● EXERCISE AIM
Count up the lines in the following listing that hold the word "time", then give only that count.

● TASK MATERIAL
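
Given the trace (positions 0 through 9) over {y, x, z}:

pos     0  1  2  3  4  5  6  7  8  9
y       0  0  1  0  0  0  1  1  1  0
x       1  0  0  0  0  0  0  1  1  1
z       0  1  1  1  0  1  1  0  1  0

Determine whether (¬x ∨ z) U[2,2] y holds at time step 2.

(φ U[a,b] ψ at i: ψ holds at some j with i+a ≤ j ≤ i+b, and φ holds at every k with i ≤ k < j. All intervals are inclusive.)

Need some j in [4,4] with y, and (¬x ∨ z) at every k in [2,j-1].
  j=4: y false.
No j in the window works → until fails.

No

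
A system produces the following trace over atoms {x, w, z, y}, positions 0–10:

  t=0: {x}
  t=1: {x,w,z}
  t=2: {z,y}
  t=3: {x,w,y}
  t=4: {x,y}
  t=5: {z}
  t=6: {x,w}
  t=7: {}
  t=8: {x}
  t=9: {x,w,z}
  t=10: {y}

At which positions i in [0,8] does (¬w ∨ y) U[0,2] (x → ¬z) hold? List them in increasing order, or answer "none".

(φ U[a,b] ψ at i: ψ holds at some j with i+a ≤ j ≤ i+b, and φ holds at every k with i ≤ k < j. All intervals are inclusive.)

Evaluate at each i in [0,8]:
  i=0: ✓ (rhs at j=0)
  i=1: ✗ (lhs fails at k=1 before rhs at j=2)
  i=2: ✓ (rhs at j=2)
  i=3: ✓ (rhs at j=3)
  i=4: ✓ (rhs at j=4)
  i=5: ✓ (rhs at j=5)
  i=6: ✓ (rhs at j=6)
  i=7: ✓ (rhs at j=7)
  i=8: ✓ (rhs at j=8)

0, 2, 3, 4, 5, 6, 7, 8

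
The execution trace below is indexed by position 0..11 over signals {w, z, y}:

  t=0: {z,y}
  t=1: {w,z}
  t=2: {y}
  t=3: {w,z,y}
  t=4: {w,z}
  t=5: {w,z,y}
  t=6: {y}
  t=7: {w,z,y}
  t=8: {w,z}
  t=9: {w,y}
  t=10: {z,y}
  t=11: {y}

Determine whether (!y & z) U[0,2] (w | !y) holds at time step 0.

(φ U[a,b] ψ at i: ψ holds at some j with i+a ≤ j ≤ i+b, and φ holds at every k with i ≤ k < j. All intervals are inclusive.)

Need some j in [0,2] with (w | !y), and (!y & z) at every k in [0,j-1].
  j=0: (w | !y) false.
  j=1: (w | !y) holds, but (!y & z) fails at k=0 → not this j.
  j=2: (w | !y) false.
No j in the window works → until fails.

False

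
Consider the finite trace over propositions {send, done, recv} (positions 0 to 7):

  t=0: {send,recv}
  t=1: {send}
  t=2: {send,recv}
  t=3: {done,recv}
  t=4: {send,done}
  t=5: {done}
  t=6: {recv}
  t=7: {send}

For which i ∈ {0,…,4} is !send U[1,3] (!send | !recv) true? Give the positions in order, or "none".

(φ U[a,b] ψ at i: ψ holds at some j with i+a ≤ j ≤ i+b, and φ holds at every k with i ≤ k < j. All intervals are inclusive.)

Evaluate at each i in [0,4]:
  i=0: ✗ (lhs fails at k=0 before rhs at j=1)
  i=1: ✗ (lhs fails at k=1 before rhs at j=3)
  i=2: ✗ (lhs fails at k=2 before rhs at j=3)
  i=3: ✓ (rhs at j=4; lhs holds on [3,3])
  i=4: ✗ (lhs fails at k=4 before rhs at j=5)

3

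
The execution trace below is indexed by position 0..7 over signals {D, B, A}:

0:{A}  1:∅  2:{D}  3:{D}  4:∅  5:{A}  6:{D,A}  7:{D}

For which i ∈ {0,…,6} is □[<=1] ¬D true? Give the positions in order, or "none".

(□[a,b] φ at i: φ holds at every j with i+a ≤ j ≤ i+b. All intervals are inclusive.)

0, 4

Evaluate at each i in [0,6]:
  i=0: ✓ (all of [0,1])
  i=1: ✗ (fails at j=2)
  i=2: ✗ (fails at j=2)
  i=3: ✗ (fails at j=3)
  i=4: ✓ (all of [4,5])
  i=5: ✗ (fails at j=6)
  i=6: ✗ (fails at j=6)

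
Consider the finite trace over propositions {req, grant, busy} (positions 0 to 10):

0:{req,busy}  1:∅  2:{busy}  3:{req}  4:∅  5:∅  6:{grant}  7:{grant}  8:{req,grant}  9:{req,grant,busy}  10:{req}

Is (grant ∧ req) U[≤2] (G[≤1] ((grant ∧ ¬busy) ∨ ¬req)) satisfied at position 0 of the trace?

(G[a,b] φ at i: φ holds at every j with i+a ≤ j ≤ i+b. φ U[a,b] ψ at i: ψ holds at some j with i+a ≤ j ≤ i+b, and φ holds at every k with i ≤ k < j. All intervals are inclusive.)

Does not hold

Need some j in [0,2] with G[≤1] ((grant ∧ ¬busy) ∨ ¬req), and (grant ∧ req) at every k in [0,j-1].
  j=0: G[≤1] ((grant ∧ ¬busy) ∨ ¬req) — fails at 0.
  j=1: G[≤1] ((grant ∧ ¬busy) ∨ ¬req) holds, but (grant ∧ req) fails at k=0 → not this j.
  j=2: G[≤1] ((grant ∧ ¬busy) ∨ ¬req) — fails at 3.
No j in the window works → until fails.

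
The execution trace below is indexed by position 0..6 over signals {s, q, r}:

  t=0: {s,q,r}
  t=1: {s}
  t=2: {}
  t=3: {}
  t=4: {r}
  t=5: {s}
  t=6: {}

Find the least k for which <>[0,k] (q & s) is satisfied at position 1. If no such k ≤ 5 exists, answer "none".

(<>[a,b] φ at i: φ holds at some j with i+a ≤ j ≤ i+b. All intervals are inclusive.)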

● RESPONSE BOX
2